● **EXERCISE GOAL**:
All of the data below needs to be set down again, exactly as shown.

Saved data entries:

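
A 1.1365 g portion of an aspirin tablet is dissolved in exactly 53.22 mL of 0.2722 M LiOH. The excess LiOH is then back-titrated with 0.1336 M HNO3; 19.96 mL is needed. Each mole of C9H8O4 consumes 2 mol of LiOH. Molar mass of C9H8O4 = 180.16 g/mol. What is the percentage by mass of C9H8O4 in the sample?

Total n(LiOH) added = 0.2722 x 0.05322 = 0.01449 mol.
n(HNO3) used = 0.1336 x 0.01996 = 0.002667 mol, which equals the excess n(LiOH).
So n(LiOH) consumed by the sample = 0.01449 - 0.002667 = 0.01182 mol.
n(C9H8O4) = 0.01182 / 2 = 0.005910 mol.
mass C9H8O4 = 0.005910 x 180.16 = 1.065 g, so %C9H8O4 = 1.065/1.1365 x 100 = 93.7%.

93.7%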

● **WRITTEN REPLY**:
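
A 1.1365 g portion of an aspirin tablet is dissolved in exactly 53.22 mL of 0.2722 M LiOH. The excess LiOH is then back-titrated with 0.1336 M HNO3; 19.96 mL is needed. Each mole of C9H8O4 consumes 2 mol of LiOH. Molar mass of C9H8O4 = 180.16 g/mol. What is the percentage by mass of C9H8O4 in the sample?

Total n(LiOH) added = 0.2722 x 0.05322 = 0.01449 mol.
n(HNO3) used = 0.1336 x 0.01996 = 0.002667 mol, which equals the excess n(LiOH).
So n(LiOH) consumed by the sample = 0.01449 - 0.002667 = 0.01182 mol.
n(C9H8O4) = 0.01182 / 2 = 0.005910 mol.
mass C9H8O4 = 0.005910 x 180.16 = 1.065 g, so %C9H8O4 = 1.065/1.1365 x 100 = 93.7%.

93.7%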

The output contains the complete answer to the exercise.